[[ Supplied material, beginning ]]

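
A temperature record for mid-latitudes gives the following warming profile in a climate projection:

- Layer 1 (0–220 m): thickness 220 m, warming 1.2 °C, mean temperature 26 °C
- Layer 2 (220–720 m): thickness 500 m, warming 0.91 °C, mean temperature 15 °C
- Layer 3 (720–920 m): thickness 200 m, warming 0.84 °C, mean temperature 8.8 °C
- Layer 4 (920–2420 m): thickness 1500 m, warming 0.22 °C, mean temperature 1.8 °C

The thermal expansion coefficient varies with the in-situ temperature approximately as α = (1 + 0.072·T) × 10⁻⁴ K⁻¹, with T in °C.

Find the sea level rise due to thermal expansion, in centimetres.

23.5 cm

Layer 1: α = (1 + 0.072×26)×10⁻⁴ = 2.872×10⁻⁴ K⁻¹
Layer 2: α = (1 + 0.072×15)×10⁻⁴ = 2.08×10⁻⁴ K⁻¹
Layer 3: α = (1 + 0.072×8.8)×10⁻⁴ = 1.6336×10⁻⁴ K⁻¹
Layer 4: α = (1 + 0.072×1.8)×10⁻⁴ = 1.1296×10⁻⁴ K⁻¹
Layer 1: 220 × 2.872×10⁻⁴ × 1.2 = 0.0758208 m
220–720 m: 0.91 × 2.08×10⁻⁴ × 500 = 0.09464 m
0.84 × 1.6336×10⁻⁴ × 200 = 0.02744448 m
0.22 × 1.1296×10⁻⁴ × 1500 = 0.0372768 m
Δh = 0.0758208 + 0.09464 + 0.02744448 + 0.0372768 = 0.23518208 m ≈ 23.5 cm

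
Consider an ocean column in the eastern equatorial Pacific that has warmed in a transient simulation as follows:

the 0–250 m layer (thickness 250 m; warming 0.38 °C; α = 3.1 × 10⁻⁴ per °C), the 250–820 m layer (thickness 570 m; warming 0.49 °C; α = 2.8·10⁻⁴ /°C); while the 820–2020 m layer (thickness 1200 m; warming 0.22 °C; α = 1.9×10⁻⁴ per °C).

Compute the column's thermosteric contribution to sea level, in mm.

Δh ≈ 160 mm

Layer 1: 0.38 × 250 × 3.1×10⁻⁴ = 0.02945 m
570 × 0.49 × 2.8×10⁻⁴ = 0.078204 m
Layer 3: 1.9×10⁻⁴ × 0.22 × 1200 = 0.05016 m
Δh = 0.02945 + 0.078204 + 0.05016 = 0.157814 m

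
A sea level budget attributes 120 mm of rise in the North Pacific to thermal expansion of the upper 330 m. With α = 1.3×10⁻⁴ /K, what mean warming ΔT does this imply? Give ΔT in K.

2.8 K

ΔT = Δh/(αH) = 0.12 / (1.3×10⁻⁴ × 330) ≈ 2.797 K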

[[ Supplied material, end ]]

* Work task *
Give back, verbatim, the lines from the top of the entries above through the line containing "- Layer 4 (920–2420".

* Result for this task *
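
A temperature record for mid-latitudes gives the following warming profile in a climate projection:

- Layer 1 (0–220 m): thickness 220 m, warming 1.2 °C, mean temperature 26 °C
- Layer 2 (220–720 m): thickness 500 m, warming 0.91 °C, mean temperature 15 °C
- Layer 3 (720–920 m): thickness 200 m, warming 0.84 °C, mean temperature 8.8 °C
- Layer 4 (920–2420 m): thickness 1500 m, warming 0.22 °C, mean temperature 1.8 °C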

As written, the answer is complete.